Raw data Block Start
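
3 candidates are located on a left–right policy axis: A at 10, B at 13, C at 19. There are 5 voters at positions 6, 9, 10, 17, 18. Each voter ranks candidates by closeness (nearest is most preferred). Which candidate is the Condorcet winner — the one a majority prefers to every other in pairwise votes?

A

With single-peaked preferences on a line, the Condorcet winner is the candidate closest to the median voter.
The median voter (position 10) is closest to A at 10.
Check: A vs C — voters closer to A: 3 of 5.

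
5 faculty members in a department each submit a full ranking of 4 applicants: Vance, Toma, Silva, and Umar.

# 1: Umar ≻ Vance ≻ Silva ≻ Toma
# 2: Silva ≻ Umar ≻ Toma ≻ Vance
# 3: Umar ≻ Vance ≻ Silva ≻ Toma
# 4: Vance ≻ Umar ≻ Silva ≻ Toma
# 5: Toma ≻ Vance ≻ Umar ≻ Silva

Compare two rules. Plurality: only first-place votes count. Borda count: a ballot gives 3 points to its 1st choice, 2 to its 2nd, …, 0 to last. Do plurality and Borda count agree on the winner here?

Plurality first-place counts: Vance 1, Toma 1, Silva 1, Umar 2 → Umar.
Borda totals: Vance 9, Toma 4, Silva 6, Umar 11 → Umar.
The two rules agree on Umar.

Yes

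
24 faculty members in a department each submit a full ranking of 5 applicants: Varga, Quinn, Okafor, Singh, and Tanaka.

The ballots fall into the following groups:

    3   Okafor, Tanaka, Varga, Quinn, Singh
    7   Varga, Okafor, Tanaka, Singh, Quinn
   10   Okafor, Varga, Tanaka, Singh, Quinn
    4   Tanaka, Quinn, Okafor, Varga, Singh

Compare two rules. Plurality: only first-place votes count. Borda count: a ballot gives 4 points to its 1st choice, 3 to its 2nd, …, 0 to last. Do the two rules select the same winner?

Yes

Plurality first-place counts: Varga 7, Quinn 0, Okafor 13, Singh 0, Tanaka 4 → Okafor.
Borda totals: Varga 68, Quinn 15, Okafor 81, Singh 17, Tanaka 59 → Okafor.
The two rules agree on Okafor.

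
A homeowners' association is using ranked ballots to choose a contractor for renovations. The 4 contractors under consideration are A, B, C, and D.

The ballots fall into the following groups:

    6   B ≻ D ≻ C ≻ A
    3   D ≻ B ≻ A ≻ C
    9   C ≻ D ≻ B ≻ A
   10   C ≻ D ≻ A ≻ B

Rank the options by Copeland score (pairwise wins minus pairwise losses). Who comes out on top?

C

Pairwise results:
  A vs B: B wins 18–10.
  A vs C: C wins 25–3.
  A vs D: D wins 28–0.
  B vs C: C wins 19–9.
  B vs D: D wins 22–6.
  C vs D: C wins 19–9.
Copeland scores (wins − losses):
  A: 0 − 3 = -3
  B: 1 − 2 = -1
  C: 3 − 0 = 3
  D: 2 − 1 = 1
C has the best Copeland score.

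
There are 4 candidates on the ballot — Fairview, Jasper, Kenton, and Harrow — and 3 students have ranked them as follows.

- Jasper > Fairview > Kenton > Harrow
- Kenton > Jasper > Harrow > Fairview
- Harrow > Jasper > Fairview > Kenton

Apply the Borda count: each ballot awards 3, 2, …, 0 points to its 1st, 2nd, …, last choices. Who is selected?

Borda scores:
  Fairview: 2 + 0 + 1 = 3
  Jasper: 3 + 2 + 2 = 7
  Kenton: 1 + 3 + 0 = 4
  Harrow: 0 + 1 + 3 = 4
Jasper has the highest total.

Jasper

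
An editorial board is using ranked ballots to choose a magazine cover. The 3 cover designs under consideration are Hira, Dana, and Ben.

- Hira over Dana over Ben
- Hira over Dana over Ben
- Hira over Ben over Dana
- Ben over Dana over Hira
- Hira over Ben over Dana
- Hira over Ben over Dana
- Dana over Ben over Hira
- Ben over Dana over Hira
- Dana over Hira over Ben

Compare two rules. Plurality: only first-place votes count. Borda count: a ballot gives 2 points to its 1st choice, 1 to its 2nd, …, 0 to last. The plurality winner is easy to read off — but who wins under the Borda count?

Plurality first-place counts: Hira 5, Dana 2, Ben 2 → Hira.
Borda totals: Hira 11, Dana 8, Ben 8 → Hira.

Hira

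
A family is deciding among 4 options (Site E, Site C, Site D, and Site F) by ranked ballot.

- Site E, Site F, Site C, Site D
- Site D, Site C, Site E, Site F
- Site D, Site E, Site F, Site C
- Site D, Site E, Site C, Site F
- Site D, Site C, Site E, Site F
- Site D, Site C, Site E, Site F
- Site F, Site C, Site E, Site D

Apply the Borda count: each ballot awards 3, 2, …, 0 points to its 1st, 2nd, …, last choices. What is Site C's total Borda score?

10

Borda scores:
  Site E: 3 + 1 + 2 + 2 + 1 + 1 + 1 = 11
  Site C: 1 + 2 + 0 + 1 + 2 + 2 + 2 = 10
  Site D: 0 + 3 + 3 + 3 + 3 + 3 + 0 = 15
  Site F: 2 + 0 + 1 + 0 + 0 + 0 + 3 = 6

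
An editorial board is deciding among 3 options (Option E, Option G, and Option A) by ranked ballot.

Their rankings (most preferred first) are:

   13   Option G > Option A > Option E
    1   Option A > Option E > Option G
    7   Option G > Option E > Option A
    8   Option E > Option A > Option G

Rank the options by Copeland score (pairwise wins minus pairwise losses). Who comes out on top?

Pairwise results:
  Option E vs Option G: Option G wins 20–9.
  Option E vs Option A: Option E wins 15–14.
  Option G vs Option A: Option G wins 20–9.
Copeland scores (wins − losses):
  Option E: 1 − 1 = 0
  Option G: 2 − 0 = 2
  Option A: 0 − 2 = -2
Option G has the best Copeland score.

Option G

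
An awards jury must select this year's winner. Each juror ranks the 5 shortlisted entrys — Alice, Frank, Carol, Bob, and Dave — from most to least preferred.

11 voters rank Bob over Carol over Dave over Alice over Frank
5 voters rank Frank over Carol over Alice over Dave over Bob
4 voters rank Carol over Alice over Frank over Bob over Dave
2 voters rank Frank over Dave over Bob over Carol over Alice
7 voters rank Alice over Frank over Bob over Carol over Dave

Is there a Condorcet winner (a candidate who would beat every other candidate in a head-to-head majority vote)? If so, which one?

There is no Condorcet winner

Head-to-head results (29 voters total):
Alice vs Frank: Alice wins 22–7.
Alice vs Carol: Carol wins 22–7.
Alice vs Bob: Alice wins 16–13.
Alice vs Dave: Alice wins 16–13.
Frank vs Carol: Carol wins 15–14.
Frank vs Bob: Frank wins 18–11.
Frank vs Dave: Frank wins 18–11.
Carol vs Bob: Bob wins 20–9.
Carol vs Dave: Carol wins 27–2.
Bob vs Dave: Bob wins 22–7.
No candidate beats all others: Alice beats Bob beats Carol beats Alice, a majority cycle.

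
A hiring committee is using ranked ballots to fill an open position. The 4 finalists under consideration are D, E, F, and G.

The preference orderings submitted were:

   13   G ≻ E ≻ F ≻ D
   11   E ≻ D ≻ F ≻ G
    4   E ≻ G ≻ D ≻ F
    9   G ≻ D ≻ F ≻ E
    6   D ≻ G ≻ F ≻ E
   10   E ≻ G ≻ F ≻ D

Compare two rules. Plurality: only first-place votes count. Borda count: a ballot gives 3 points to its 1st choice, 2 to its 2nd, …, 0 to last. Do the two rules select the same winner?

Plurality first-place counts: D 6, E 25, F 0, G 22 → E.
Borda totals: D 62, E 101, F 49, G 106 → G.
The two rules disagree: plurality picks E, Borda picks G.

No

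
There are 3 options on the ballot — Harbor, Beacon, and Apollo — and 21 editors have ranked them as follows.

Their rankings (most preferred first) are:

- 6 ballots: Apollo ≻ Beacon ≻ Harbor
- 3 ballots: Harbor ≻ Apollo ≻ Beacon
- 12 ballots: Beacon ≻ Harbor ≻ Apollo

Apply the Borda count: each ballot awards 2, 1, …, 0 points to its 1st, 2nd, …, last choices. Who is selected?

Borda scores:
  Harbor: 6·0 + 3·2 + 12·1 = 18
  Beacon: 6·1 + 3·0 + 12·2 = 30
  Apollo: 6·2 + 3·1 + 12·0 = 15
Beacon has the highest total.

Beacon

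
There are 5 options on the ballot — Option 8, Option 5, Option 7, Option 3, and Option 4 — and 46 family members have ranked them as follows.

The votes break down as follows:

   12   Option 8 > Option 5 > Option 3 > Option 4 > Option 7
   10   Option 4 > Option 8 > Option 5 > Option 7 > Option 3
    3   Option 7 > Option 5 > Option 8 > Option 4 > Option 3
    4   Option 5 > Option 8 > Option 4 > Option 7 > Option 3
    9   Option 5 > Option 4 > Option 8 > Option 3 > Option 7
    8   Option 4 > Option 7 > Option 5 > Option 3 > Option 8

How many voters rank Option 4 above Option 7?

Ballots ranking Option 4 above Option 7: 12+10+4+9+8 = 43.
Ballots ranking Option 7 above Option 4: 3.
So 43 of 46 voters prefer Option 4 to Option 7.

43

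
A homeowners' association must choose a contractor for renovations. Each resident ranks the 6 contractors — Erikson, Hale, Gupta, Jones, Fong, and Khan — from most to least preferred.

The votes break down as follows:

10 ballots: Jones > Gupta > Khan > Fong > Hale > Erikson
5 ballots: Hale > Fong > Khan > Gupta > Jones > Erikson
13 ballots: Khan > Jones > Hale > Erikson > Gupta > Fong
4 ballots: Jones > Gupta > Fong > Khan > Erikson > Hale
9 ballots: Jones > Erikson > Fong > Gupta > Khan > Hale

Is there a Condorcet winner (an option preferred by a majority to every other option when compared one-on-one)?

Head-to-head results (41 voters total):
Erikson vs Hale: Hale wins 28–13.
Erikson vs Gupta: Erikson wins 22–19.
Erikson vs Jones: Jones wins 41–0.
Erikson vs Fong: Erikson wins 22–19.
Erikson vs Khan: Khan wins 32–9.
Hale vs Gupta: Gupta wins 23–18.
Hale vs Jones: Jones wins 36–5.
Hale vs Fong: Fong wins 23–18.
Hale vs Khan: Khan wins 36–5.
Gupta vs Jones: Jones wins 36–5.
Gupta vs Fong: Gupta wins 27–14.
Gupta vs Khan: Gupta wins 23–18.
Jones vs Fong: Jones wins 36–5.
Jones vs Khan: Jones wins 23–18.
Fong vs Khan: Khan wins 23–18.
Jones beats each rival — Erikson (41–0), Hale (36–5), Gupta (36–5), Fong (36–5), Khan (23–18) — so Jones is the Condorcet winner.

Yes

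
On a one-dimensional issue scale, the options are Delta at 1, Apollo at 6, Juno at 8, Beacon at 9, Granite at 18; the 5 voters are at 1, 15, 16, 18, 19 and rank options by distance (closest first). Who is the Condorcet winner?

With single-peaked preferences on a line, the Condorcet winner is the candidate closest to the median voter.
The median voter (position 16) is closest to Granite at 18.
Check: Granite vs Apollo — voters closer to Granite: 4 of 5.

Granite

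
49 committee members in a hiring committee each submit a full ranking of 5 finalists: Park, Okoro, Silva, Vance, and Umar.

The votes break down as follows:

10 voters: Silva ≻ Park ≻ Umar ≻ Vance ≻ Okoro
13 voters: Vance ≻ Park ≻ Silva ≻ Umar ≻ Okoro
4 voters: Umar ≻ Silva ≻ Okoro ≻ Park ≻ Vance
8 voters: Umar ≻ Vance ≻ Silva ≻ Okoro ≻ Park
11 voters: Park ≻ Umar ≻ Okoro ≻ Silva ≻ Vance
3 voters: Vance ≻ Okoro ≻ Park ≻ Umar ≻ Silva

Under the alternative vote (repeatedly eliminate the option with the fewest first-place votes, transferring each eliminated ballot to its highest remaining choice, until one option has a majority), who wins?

Park

Round 1: Vance 16, Umar 12, Park 11, Silva 10, Okoro 0. Okoro has the fewest and is eliminated.
Round 2: Vance 16, Umar 12, Park 11, Silva 10. Silva has the fewest and is eliminated.
Round 3: Park 21, Vance 16, Umar 12. Umar has the fewest and is eliminated.
Round 4: Park 25, Vance 24. Park has a majority.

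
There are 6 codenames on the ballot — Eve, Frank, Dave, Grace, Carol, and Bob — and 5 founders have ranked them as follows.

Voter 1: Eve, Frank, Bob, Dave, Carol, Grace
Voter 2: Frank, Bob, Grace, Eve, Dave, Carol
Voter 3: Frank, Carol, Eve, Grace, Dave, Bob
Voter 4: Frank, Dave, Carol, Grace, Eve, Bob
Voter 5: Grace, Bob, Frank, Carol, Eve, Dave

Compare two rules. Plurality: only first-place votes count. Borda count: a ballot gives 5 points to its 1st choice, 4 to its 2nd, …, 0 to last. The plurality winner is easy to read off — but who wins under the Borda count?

Plurality first-place counts: Eve 1, Frank 3, Dave 0, Grace 1, Carol 0, Bob 0 → Frank.
Borda totals: Eve 12, Frank 22, Dave 8, Grace 12, Carol 10, Bob 11 → Frank.

Frank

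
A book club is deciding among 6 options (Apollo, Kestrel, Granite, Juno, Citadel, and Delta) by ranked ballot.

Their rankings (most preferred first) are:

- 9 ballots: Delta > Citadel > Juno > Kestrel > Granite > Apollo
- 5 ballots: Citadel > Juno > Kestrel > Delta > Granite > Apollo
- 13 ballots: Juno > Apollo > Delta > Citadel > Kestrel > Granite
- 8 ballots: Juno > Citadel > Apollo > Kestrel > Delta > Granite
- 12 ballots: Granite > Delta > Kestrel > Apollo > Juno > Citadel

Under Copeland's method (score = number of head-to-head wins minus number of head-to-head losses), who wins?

Pairwise results:
  Apollo vs Kestrel: Kestrel wins 26–21.
  Apollo vs Granite: Granite wins 26–21.
  Apollo vs Juno: Juno wins 35–12.
  Apollo vs Citadel: Apollo wins 25–22.
  Apollo vs Delta: Delta wins 26–21.
  Kestrel vs Granite: Kestrel wins 35–12.
  Kestrel vs Juno: Juno wins 35–12.
  Kestrel vs Citadel: Citadel wins 35–12.
  Kestrel vs Delta: Delta wins 34–13.
  Granite vs Juno: Juno wins 35–12.
  Granite vs Citadel: Citadel wins 35–12.
  Granite vs Delta: Delta wins 35–12.
  Juno vs Citadel: Juno wins 33–14.
  Juno vs Delta: Juno wins 26–21.
  Citadel vs Delta: Delta wins 34–13.
Copeland scores (wins − losses):
  Apollo: 1 − 4 = -3
  Kestrel: 2 − 3 = -1
  Granite: 1 − 4 = -3
  Juno: 5 − 0 = 5
  Citadel: 2 − 3 = -1
  Delta: 4 − 1 = 3
Juno has the best Copeland score.

Juno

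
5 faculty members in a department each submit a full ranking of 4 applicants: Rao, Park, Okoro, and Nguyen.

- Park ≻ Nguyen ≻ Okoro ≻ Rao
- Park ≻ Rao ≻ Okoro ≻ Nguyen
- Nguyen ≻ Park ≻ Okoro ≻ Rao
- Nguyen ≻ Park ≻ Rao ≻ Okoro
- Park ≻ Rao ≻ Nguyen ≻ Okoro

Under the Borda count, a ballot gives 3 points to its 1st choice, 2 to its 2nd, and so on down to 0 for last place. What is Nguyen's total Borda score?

9

Borda scores:
  Rao: 0 + 2 + 0 + 1 + 2 = 5
  Park: 3 + 3 + 2 + 2 + 3 = 13
  Okoro: 1 + 1 + 1 + 0 + 0 = 3
  Nguyen: 2 + 0 + 3 + 3 + 1 = 9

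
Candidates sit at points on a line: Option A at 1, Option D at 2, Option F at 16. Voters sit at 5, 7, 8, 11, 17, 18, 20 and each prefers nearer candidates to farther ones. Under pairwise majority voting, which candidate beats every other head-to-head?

With single-peaked preferences on a line, the Condorcet winner is the candidate closest to the median voter.
The median voter (position 11) is closest to Option F at 16.
Check: Option F vs Option D — voters closer to Option F: 4 of 7.

Option F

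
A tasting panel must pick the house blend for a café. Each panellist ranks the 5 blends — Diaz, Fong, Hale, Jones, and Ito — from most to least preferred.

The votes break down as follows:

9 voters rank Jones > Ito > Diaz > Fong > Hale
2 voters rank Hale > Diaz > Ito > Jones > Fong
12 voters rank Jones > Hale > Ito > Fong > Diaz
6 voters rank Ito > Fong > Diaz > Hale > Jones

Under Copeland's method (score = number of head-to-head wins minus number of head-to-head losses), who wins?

Jones

Pairwise results:
  Diaz vs Fong: Fong wins 18–11.
  Diaz vs Hale: Diaz wins 15–14.
  Diaz vs Jones: Jones wins 21–8.
  Diaz vs Ito: Ito wins 27–2.
  Fong vs Hale: Fong wins 15–14.
  Fong vs Jones: Jones wins 23–6.
  Fong vs Ito: Ito wins 29–0.
  Hale vs Jones: Jones wins 21–8.
  Hale vs Ito: Ito wins 15–14.
  Jones vs Ito: Jones wins 21–8.
Copeland scores (wins − losses):
  Diaz: 1 − 3 = -2
  Fong: 2 − 2 = 0
  Hale: 0 − 4 = -4
  Jones: 4 − 0 = 4
  Ito: 3 − 1 = 2
Jones has the best Copeland score.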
Raw data Block End
Above are the entries. Copy exactly the part that opens with the line containing "ballot gives 2" and closes with the line containing "G > Option A > Option E", and no more.

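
Compare two rules. Plurality: only first-place votes count. Borda count: a ballot gives 2 points to its 1st choice, 1 to its 2nd, …, 0 to last. The plurality winner is easy to read off — but who wins under the Borda count?

Plurality first-place counts: Hira 5, Dana 2, Ben 2 → Hira.
Borda totals: Hira 11, Dana 8, Ben 8 → Hira.

Hira

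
A family is deciding among 4 options (Site E, Site C, Site D, and Site F) by ranked ballot.

- Site E, Site F, Site C, Site D
- Site D, Site C, Site E, Site F
- Site D, Site E, Site F, Site C
- Site D, Site E, Site C, Site F
- Site D, Site C, Site E, Site F
- Site D, Site C, Site E, Site F
- Site F, Site C, Site E, Site D

Apply the Borda count: each ballot awards 3, 2, …, 0 points to its 1st, 2nd, …, last choices. What is Site C's total Borda score?

10

Borda scores:
  Site E: 3 + 1 + 2 + 2 + 1 + 1 + 1 = 11
  Site C: 1 + 2 + 0 + 1 + 2 + 2 + 2 = 10
  Site D: 0 + 3 + 3 + 3 + 3 + 3 + 0 = 15
  Site F: 2 + 0 + 1 + 0 + 0 + 0 + 3 = 6

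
An editorial board is deciding among 3 options (Option E, Option G, and Option A) by ranked ballot.

Their rankings (most preferred first) are:

   13   Option G > Option A > Option E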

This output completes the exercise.